Saved data entries:
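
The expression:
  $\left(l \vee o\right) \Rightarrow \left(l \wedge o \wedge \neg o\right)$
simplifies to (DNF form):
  $\neg l \wedge \neg o$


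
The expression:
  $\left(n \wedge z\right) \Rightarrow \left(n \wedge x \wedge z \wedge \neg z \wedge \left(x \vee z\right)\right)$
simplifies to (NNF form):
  $\neg n \vee \neg z$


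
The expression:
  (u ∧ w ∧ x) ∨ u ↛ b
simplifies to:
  u ∧ (w ∨ ¬b) ∧ (x ∨ ¬b)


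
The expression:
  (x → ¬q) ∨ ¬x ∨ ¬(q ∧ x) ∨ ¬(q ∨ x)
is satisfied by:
  {q: False, x: False}
  {x: True, q: False}
  {q: True, x: False}


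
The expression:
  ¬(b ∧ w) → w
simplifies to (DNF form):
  w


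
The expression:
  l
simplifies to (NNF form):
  l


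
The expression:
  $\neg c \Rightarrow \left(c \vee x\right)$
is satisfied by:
  {x: True, c: True}
  {x: True, c: False}
  {c: True, x: False}


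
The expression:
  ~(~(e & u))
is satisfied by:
  {e: True, u: True}


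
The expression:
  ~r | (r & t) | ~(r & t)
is always true.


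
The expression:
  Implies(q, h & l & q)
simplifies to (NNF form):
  ~q | (h & l)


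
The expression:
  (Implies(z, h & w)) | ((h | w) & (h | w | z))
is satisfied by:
  {h: True, w: True, z: False}
  {h: True, w: False, z: False}
  {w: True, h: False, z: False}
  {h: False, w: False, z: False}
  {h: True, z: True, w: True}
  {h: True, z: True, w: False}
  {z: True, w: True, h: False}


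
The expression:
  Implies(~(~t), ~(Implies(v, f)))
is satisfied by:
  {v: True, f: False, t: False}
  {f: False, t: False, v: False}
  {v: True, f: True, t: False}
  {f: True, v: False, t: False}
  {t: True, v: True, f: False}


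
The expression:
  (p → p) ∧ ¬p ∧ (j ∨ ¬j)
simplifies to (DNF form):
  ¬p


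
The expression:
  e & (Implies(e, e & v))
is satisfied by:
  {e: True, v: True}


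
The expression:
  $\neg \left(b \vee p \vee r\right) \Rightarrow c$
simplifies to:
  $b \vee c \vee p \vee r$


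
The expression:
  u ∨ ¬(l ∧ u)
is always true.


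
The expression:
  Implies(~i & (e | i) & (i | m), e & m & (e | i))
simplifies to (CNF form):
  True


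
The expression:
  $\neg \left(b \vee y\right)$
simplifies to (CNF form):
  $\neg b \wedge \neg y$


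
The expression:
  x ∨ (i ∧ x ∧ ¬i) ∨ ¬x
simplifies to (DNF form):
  True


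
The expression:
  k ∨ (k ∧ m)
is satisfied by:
  {k: True}


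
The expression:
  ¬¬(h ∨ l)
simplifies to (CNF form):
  h ∨ l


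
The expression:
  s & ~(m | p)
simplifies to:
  s & ~m & ~p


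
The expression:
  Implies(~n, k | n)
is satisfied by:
  {n: True, k: True}
  {n: True, k: False}
  {k: True, n: False}


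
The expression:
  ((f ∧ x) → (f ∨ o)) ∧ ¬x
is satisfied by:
  {x: False}


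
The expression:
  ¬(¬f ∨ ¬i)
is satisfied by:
  {i: True, f: True}


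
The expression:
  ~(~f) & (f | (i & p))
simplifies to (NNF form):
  f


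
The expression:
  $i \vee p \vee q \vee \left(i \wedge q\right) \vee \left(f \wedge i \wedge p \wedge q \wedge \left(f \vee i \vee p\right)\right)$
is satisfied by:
  {i: True, q: True, p: True}
  {i: True, q: True, p: False}
  {i: True, p: True, q: False}
  {i: True, p: False, q: False}
  {q: True, p: True, i: False}
  {q: True, p: False, i: False}
  {p: True, q: False, i: False}


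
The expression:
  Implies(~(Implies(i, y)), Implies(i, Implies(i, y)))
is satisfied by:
  {y: True, i: False}
  {i: False, y: False}
  {i: True, y: True}


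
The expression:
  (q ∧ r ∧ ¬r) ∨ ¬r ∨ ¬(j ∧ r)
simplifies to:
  ¬j ∨ ¬r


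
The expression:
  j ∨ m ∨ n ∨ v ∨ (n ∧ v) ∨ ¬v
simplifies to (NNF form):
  True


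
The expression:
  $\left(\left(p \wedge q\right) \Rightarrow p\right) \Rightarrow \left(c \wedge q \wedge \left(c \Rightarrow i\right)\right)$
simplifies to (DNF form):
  $c \wedge i \wedge q$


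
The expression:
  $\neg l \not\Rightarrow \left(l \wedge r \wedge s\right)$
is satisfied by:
  {l: False}


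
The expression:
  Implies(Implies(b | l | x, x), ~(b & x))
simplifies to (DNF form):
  ~b | ~x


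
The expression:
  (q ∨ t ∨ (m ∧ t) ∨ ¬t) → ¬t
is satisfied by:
  {t: False}


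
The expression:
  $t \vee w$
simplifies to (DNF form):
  $t \vee w$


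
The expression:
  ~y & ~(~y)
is never true.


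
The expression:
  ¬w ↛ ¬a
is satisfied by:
  {a: True, w: False}


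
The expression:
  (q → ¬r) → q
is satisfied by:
  {q: True}


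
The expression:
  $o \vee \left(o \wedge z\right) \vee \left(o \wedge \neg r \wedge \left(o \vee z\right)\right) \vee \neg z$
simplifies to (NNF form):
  $o \vee \neg z$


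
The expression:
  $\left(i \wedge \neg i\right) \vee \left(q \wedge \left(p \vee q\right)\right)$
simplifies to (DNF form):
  $q$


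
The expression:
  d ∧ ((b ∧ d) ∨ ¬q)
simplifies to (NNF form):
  d ∧ (b ∨ ¬q)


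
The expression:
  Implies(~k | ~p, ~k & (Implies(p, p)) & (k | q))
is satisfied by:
  {q: True, p: True, k: False}
  {q: True, p: False, k: False}
  {k: True, q: True, p: True}
  {k: True, p: True, q: False}


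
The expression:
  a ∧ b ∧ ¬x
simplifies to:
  a ∧ b ∧ ¬x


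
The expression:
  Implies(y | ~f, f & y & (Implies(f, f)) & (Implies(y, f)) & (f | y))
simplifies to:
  f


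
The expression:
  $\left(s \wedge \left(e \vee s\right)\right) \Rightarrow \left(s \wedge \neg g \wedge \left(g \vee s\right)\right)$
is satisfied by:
  {s: False, g: False}
  {g: True, s: False}
  {s: True, g: False}


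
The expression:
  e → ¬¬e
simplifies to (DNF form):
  True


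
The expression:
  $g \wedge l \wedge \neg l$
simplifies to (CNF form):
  $\text{False}$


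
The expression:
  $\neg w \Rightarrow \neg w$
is always true.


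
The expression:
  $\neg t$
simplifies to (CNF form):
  $\neg t$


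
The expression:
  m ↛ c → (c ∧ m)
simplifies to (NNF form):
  c ∨ ¬m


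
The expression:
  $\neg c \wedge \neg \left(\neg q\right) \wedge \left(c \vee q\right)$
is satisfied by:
  {q: True, c: False}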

**Task directions**
Every entry should be given again exactly as written.

**Solution for this problem**
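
The expression:
  $\left(l \vee o\right) \Rightarrow \left(l \wedge o \wedge \neg o\right)$
simplifies to (DNF form):
  $\neg l \wedge \neg o$


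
The expression:
  $\left(n \wedge z\right) \Rightarrow \left(n \wedge x \wedge z \wedge \neg z \wedge \left(x \vee z\right)\right)$
simplifies to (NNF form):
  $\neg n \vee \neg z$


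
The expression:
  (u ∧ w ∧ x) ∨ u ↛ b
simplifies to:
  u ∧ (w ∨ ¬b) ∧ (x ∨ ¬b)


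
The expression:
  (x → ¬q) ∨ ¬x ∨ ¬(q ∧ x) ∨ ¬(q ∨ x)
is satisfied by:
  {q: False, x: False}
  {x: True, q: False}
  {q: True, x: False}


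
The expression:
  ¬(b ∧ w) → w
simplifies to (DNF form):
  w


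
The expression:
  l
simplifies to (NNF form):
  l


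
The expression:
  $\neg c \Rightarrow \left(c \vee x\right)$
is satisfied by:
  {x: True, c: True}
  {x: True, c: False}
  {c: True, x: False}


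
The expression:
  ~(~(e & u))
is satisfied by:
  {e: True, u: True}


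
The expression:
  ~r | (r & t) | ~(r & t)
is always true.


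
The expression:
  Implies(q, h & l & q)
simplifies to (NNF form):
  ~q | (h & l)


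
The expression:
  (Implies(z, h & w)) | ((h | w) & (h | w | z))
is satisfied by:
  {h: True, w: True, z: False}
  {h: True, w: False, z: False}
  {w: True, h: False, z: False}
  {h: False, w: False, z: False}
  {h: True, z: True, w: True}
  {h: True, z: True, w: False}
  {z: True, w: True, h: False}


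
The expression:
  Implies(~(~t), ~(Implies(v, f)))
is satisfied by:
  {v: True, f: False, t: False}
  {f: False, t: False, v: False}
  {v: True, f: True, t: False}
  {f: True, v: False, t: False}
  {t: True, v: True, f: False}


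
The expression:
  (p → p) ∧ ¬p ∧ (j ∨ ¬j)
simplifies to (DNF form):
  ¬p


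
The expression:
  e & (Implies(e, e & v))
is satisfied by:
  {e: True, v: True}


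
The expression:
  $\neg \left(b \vee p \vee r\right) \Rightarrow c$
simplifies to:
  $b \vee c \vee p \vee r$


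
The expression:
  u ∨ ¬(l ∧ u)
is always true.


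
The expression:
  Implies(~i & (e | i) & (i | m), e & m & (e | i))
simplifies to (CNF form):
  True


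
The expression:
  $\neg \left(b \vee y\right)$
simplifies to (CNF form):
  $\neg b \wedge \neg y$


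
The expression:
  x ∨ (i ∧ x ∧ ¬i) ∨ ¬x
simplifies to (DNF form):
  True


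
The expression:
  k ∨ (k ∧ m)
is satisfied by:
  {k: True}


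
The expression:
  ¬¬(h ∨ l)
simplifies to (CNF form):
  h ∨ l


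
The expression:
  s & ~(m | p)
simplifies to:
  s & ~m & ~p


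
The expression:
  Implies(~n, k | n)
is satisfied by:
  {n: True, k: True}
  {n: True, k: False}
  {k: True, n: False}


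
The expression:
  ((f ∧ x) → (f ∨ o)) ∧ ¬x
is satisfied by:
  {x: False}


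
The expression:
  ¬(¬f ∨ ¬i)
is satisfied by:
  {i: True, f: True}


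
The expression:
  ~(~f) & (f | (i & p))
simplifies to (NNF form):
  f


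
The expression:
  $i \vee p \vee q \vee \left(i \wedge q\right) \vee \left(f \wedge i \wedge p \wedge q \wedge \left(f \vee i \vee p\right)\right)$
is satisfied by:
  {i: True, q: True, p: True}
  {i: True, q: True, p: False}
  {i: True, p: True, q: False}
  {i: True, p: False, q: False}
  {q: True, p: True, i: False}
  {q: True, p: False, i: False}
  {p: True, q: False, i: False}


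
The expression:
  Implies(~(Implies(i, y)), Implies(i, Implies(i, y)))
is satisfied by:
  {y: True, i: False}
  {i: False, y: False}
  {i: True, y: True}


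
The expression:
  (q ∧ r ∧ ¬r) ∨ ¬r ∨ ¬(j ∧ r)
simplifies to:
  ¬j ∨ ¬r


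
The expression:
  j ∨ m ∨ n ∨ v ∨ (n ∧ v) ∨ ¬v
simplifies to (NNF form):
  True


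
The expression:
  $\left(\left(p \wedge q\right) \Rightarrow p\right) \Rightarrow \left(c \wedge q \wedge \left(c \Rightarrow i\right)\right)$
simplifies to (DNF form):
  $c \wedge i \wedge q$


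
The expression:
  $\neg l \not\Rightarrow \left(l \wedge r \wedge s\right)$
is satisfied by:
  {l: False}


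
The expression:
  Implies(Implies(b | l | x, x), ~(b & x))
simplifies to (DNF form):
  ~b | ~x


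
The expression:
  (q ∨ t ∨ (m ∧ t) ∨ ¬t) → ¬t
is satisfied by:
  {t: False}


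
The expression:
  $t \vee w$
simplifies to (DNF form):
  $t \vee w$


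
The expression:
  ~y & ~(~y)
is never true.


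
The expression:
  ¬w ↛ ¬a
is satisfied by:
  {a: True, w: False}


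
The expression:
  (q → ¬r) → q
is satisfied by:
  {q: True}


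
The expression:
  $o \vee \left(o \wedge z\right) \vee \left(o \wedge \neg r \wedge \left(o \vee z\right)\right) \vee \neg z$
simplifies to (NNF form):
  $o \vee \neg z$


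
The expression:
  $\left(i \wedge \neg i\right) \vee \left(q \wedge \left(p \vee q\right)\right)$
simplifies to (DNF form):
  $q$


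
The expression:
  d ∧ ((b ∧ d) ∨ ¬q)
simplifies to (NNF form):
  d ∧ (b ∨ ¬q)


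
The expression:
  Implies(~k | ~p, ~k & (Implies(p, p)) & (k | q))
is satisfied by:
  {q: True, p: True, k: False}
  {q: True, p: False, k: False}
  {k: True, q: True, p: True}
  {k: True, p: True, q: False}


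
The expression:
  a ∧ b ∧ ¬x
simplifies to:
  a ∧ b ∧ ¬x


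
The expression:
  Implies(y | ~f, f & y & (Implies(f, f)) & (Implies(y, f)) & (f | y))
simplifies to:
  f


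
The expression:
  $\left(s \wedge \left(e \vee s\right)\right) \Rightarrow \left(s \wedge \neg g \wedge \left(g \vee s\right)\right)$
is satisfied by:
  {s: False, g: False}
  {g: True, s: False}
  {s: True, g: False}


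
The expression:
  e → ¬¬e
simplifies to (DNF form):
  True


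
The expression:
  $g \wedge l \wedge \neg l$
simplifies to (CNF form):
  $\text{False}$


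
The expression:
  $\neg w \Rightarrow \neg w$
is always true.


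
The expression:
  $\neg t$
simplifies to (CNF form):
  $\neg t$


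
The expression:
  m ↛ c → (c ∧ m)
simplifies to (NNF form):
  c ∨ ¬m


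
The expression:
  $\neg c \wedge \neg \left(\neg q\right) \wedge \left(c \vee q\right)$
is satisfied by:
  {q: True, c: False}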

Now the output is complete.